┌────────
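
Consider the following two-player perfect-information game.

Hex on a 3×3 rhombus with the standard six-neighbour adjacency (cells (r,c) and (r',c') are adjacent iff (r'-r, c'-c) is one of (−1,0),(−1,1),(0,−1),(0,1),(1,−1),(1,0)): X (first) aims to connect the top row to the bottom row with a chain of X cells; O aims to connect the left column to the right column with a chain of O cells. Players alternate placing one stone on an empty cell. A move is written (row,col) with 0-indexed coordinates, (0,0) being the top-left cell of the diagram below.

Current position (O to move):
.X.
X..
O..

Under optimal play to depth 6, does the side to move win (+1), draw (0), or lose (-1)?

[.X./X../O..] O move#1: (0,0):-1/OX./X../O.., (0,2):+1/.XO/X../O..*, (1,1):+1/.X./XO./O.., (1,2):+1/.X./X.O/O.., (2,1):+1/.X./X../OO., (2,2):+1/.X./X../O.O
[.XO/X../O..] X move#2: (0,0):-1/XXO/X../O..*, (1,1):-1/.XO/XX./O.., (1,2):-1/.XO/X.X/O.., (2,1):-1/.XO/X../OX., (2,2):-1/.XO/X../O.X
[XXO/X../O..] O move#3: (1,1):+1/XXO/XO./O..*, (1,2):+1/XXO/X.O/O.., (2,1):+1/XXO/X../OO., (2,2):+1/XXO/X../O.O
[XXO/XO./O..] end (terminal -1, X#4); searched .X./X../O.. to 6

value(.X./X../O.., O) = +1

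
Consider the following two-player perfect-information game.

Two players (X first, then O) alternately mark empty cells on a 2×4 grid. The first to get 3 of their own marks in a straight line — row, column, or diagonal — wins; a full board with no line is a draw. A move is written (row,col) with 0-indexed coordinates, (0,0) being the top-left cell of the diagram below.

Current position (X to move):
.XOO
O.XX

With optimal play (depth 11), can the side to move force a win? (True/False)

X winning at [.XOO/O.XX]: True

ply 1, X at .XOO/O.XX | (0,0)=+0→XXOO/O.XX; (1,1)=+1→.XOO/OXXX*
ply 2: .XOO/OXXX is terminal -1 (O); from .XOO/O.XX depth 11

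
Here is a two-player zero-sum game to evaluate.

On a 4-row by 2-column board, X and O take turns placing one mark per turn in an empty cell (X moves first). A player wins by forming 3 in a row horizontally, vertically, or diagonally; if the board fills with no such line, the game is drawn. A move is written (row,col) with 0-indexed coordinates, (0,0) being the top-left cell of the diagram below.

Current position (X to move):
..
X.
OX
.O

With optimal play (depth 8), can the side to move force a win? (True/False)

X winning at [../X./OX/.O]: False

ply 1, X at ../X./OX/.O | (0,0)=+0→X./X./OX/.O*; (0,1)=+0→.X/X./OX/.O; (1,1)=+0→../XX/OX/.O; (3,0)=+0→../X./OX/XO
ply 2, O at X./X./OX/.O | (0,1)=+0→XO/X./OX/.O*; (1,1)=+0→X./XO/OX/.O; (3,0)=+0→X./X./OX/OO
ply 3, X at XO/X./OX/.O | (1,1)=+0→XO/XX/OX/.O*; (3,0)=+0→XO/X./OX/XO
ply 4, O at XO/XX/OX/.O | (3,0)=+0→XO/XX/OX/OO*
ply 5: XO/XX/OX/OO is terminal +0 (X); from ../X./OX/.O depth 8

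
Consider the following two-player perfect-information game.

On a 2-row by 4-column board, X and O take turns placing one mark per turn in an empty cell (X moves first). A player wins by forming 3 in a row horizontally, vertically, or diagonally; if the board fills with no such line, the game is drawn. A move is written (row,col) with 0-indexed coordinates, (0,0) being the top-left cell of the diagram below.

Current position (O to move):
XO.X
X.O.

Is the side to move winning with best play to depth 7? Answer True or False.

p1 O@[XO.X/X.O.]: (0,2)[XOOX/X.O.]+0* (1,1)[XO.X/XOO.]+0 (1,3)[XO.X/X.OO]+0
p2 X@[XOOX/X.O.]: (1,1)[XOOX/XXO.]+0* (1,3)[XOOX/X.OX]+0
p3 O@[XOOX/XXO.]: (1,3)[XOOX/XXOO]+0*
p4 X@[XOOX/XXOO] terminal +0; root [XO.X/X.O.] d7

O winning at [XO.X/X.O.]: False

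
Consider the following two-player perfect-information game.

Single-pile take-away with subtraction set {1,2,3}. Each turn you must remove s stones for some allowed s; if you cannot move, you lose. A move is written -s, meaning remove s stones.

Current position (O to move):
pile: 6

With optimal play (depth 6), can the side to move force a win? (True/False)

O winning at [6]: True

p1 O@[6]: -1[5]-1 -2[4]+1* -3[3]-1
p2 X@[4]: -1[3]-1* -2[2]-1 -3[1]-1
p3 O@[3]: -1[2]-1 -2[1]-1 -3[0]+1*
p4 X@[0] terminal -1; root [6] d6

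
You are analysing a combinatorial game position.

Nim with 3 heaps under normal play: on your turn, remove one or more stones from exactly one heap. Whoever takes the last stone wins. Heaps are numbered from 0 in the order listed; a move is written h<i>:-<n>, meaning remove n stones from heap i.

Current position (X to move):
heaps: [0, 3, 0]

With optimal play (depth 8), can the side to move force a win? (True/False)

X winning at [(0,3,0)]: True

[(0,3,0)] X move#1: h1:-1:-1/(0,2,0), h1:-2:-1/(0,1,0), h1:-3:+1/(0,0,0)*
[(0,0,0)] end (terminal -1, O#2); searched (0,3,0) to 8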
└────────
:: ASSIGNMENT ::
Each of the records above is to be reproduced word for word.

:: ANSWER FOR THIS EXERCISE ::
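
Consider the following two-player perfect-information game.

Hex on a 3×3 rhombus with the standard six-neighbour adjacency (cells (r,c) and (r',c') are adjacent iff (r'-r, c'-c) is one of (−1,0),(−1,1),(0,−1),(0,1),(1,−1),(1,0)): X (first) aims to connect the top row to the bottom row with a chain of X cells; O aims to connect the left column to the right column with a chain of O cells. Players alternate placing one stone on an empty cell. A move is written (row,col) with 0-indexed coordinates, (0,0) being the top-left cell of the diagram below.

Current position (O to move):
.X.
X..
O..

Under optimal play to depth 6, does the side to move win (+1), draw (0), or lose (-1)?

[.X./X../O..] O move#1: (0,0):-1/OX./X../O.., (0,2):+1/.XO/X../O..*, (1,1):+1/.X./XO./O.., (1,2):+1/.X./X.O/O.., (2,1):+1/.X./X../OO., (2,2):+1/.X./X../O.O
[.XO/X../O..] X move#2: (0,0):-1/XXO/X../O..*, (1,1):-1/.XO/XX./O.., (1,2):-1/.XO/X.X/O.., (2,1):-1/.XO/X../OX., (2,2):-1/.XO/X../O.X
[XXO/X../O..] O move#3: (1,1):+1/XXO/XO./O..*, (1,2):+1/XXO/X.O/O.., (2,1):+1/XXO/X../OO., (2,2):+1/XXO/X../O.O
[XXO/XO./O..] end (terminal -1, X#4); searched .X./X../O.. to 6

value(.X./X../O.., O) = +1

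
Consider the following two-player perfect-information game.

Two players (X first, then O) alternately mark empty cells on a 2×4 grid. The first to get 3 of their own marks in a straight line — row, column, or diagonal — wins; a full board with no line is a draw. A move is written (row,col) with 0-indexed coordinates, (0,0) being the top-left cell of the diagram below.

Current position (X to move):
.XOO
O.XX

With optimal play (depth 11), can the side to move force a win? (True/False)

X winning at [.XOO/O.XX]: True

ply 1, X at .XOO/O.XX | (0,0)=+0→XXOO/O.XX; (1,1)=+1→.XOO/OXXX*
ply 2: .XOO/OXXX is terminal -1 (O); from .XOO/O.XX depth 11

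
Here is a two-player zero-sum game to evaluate.

On a 4-row by 2-column board, X and O take turns placing one mark per turn in an empty cell (X moves first). A player wins by forming 3 in a row horizontally, vertically, or diagonally; if the board fills with no such line, the game is drawn. A move is written (row,col) with 0-indexed coordinates, (0,0) being the top-left cell of the diagram below.

Current position (X to move):
..
X.
OX
.O

With optimal play (depth 8), can the side to move force a win? (True/False)

X winning at [../X./OX/.O]: False

ply 1, X at ../X./OX/.O | (0,0)=+0→X./X./OX/.O*; (0,1)=+0→.X/X./OX/.O; (1,1)=+0→../XX/OX/.O; (3,0)=+0→../X./OX/XO
ply 2, O at X./X./OX/.O | (0,1)=+0→XO/X./OX/.O*; (1,1)=+0→X./XO/OX/.O; (3,0)=+0→X./X./OX/OO
ply 3, X at XO/X./OX/.O | (1,1)=+0→XO/XX/OX/.O*; (3,0)=+0→XO/X./OX/XO
ply 4, O at XO/XX/OX/.O | (3,0)=+0→XO/XX/OX/OO*
ply 5: XO/XX/OX/OO is terminal +0 (X); from ../X./OX/.O depth 8

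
Consider the following two-player perfect-information game.

On a 2-row by 4-column board, X and O take turns placing one mark per turn in an empty cell (X moves first). A player wins by forming 3 in a row horizontally, vertically, or diagonally; if the board fills with no such line, the game is drawn. A move is written (row,col) with 0-indexed coordinates, (0,0) being the top-left cell of the diagram below.

Current position (O to move):
XO.X
X.O.

Is the side to move winning with best play to depth 7? Answer True or False.

p1 O@[XO.X/X.O.]: (0,2)[XOOX/X.O.]+0* (1,1)[XO.X/XOO.]+0 (1,3)[XO.X/X.OO]+0
p2 X@[XOOX/X.O.]: (1,1)[XOOX/XXO.]+0* (1,3)[XOOX/X.OX]+0
p3 O@[XOOX/XXO.]: (1,3)[XOOX/XXOO]+0*
p4 X@[XOOX/XXOO] terminal +0; root [XO.X/X.O.] d7

O winning at [XO.X/X.O.]: False

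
Consider the following two-player perfect-information game.

Single-pile take-away with subtraction set {1,2,3}. Each turn you must remove s stones for some allowed s; if you cannot move, you lose. A move is written -s, meaning remove s stones.

Current position (O to move):
pile: 6

With optimal play (depth 6), can the side to move force a win? (True/False)

O winning at [6]: True

p1 O@[6]: -1[5]-1 -2[4]+1* -3[3]-1
p2 X@[4]: -1[3]-1* -2[2]-1 -3[1]-1
p3 O@[3]: -1[2]-1 -2[1]-1 -3[0]+1*
p4 X@[0] terminal -1; root [6] d6

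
You are analysing a combinatorial game position.

Nim with 3 heaps under normal play: on your turn, remove one or more stones from exactly one heap. Whoever takes the last stone wins. Heaps are numbered from 0 in the order listed; a move is written h<i>:-<n>, meaning remove n stones from heap i.

Current position (X to move):
heaps: [0, 3, 0]

With optimal play (depth 8), can the side to move force a win? (True/False)

X winning at [(0,3,0)]: True

[(0,3,0)] X move#1: h1:-1:-1/(0,2,0), h1:-2:-1/(0,1,0), h1:-3:+1/(0,0,0)*
[(0,0,0)] end (terminal -1, O#2); searched (0,3,0) to 8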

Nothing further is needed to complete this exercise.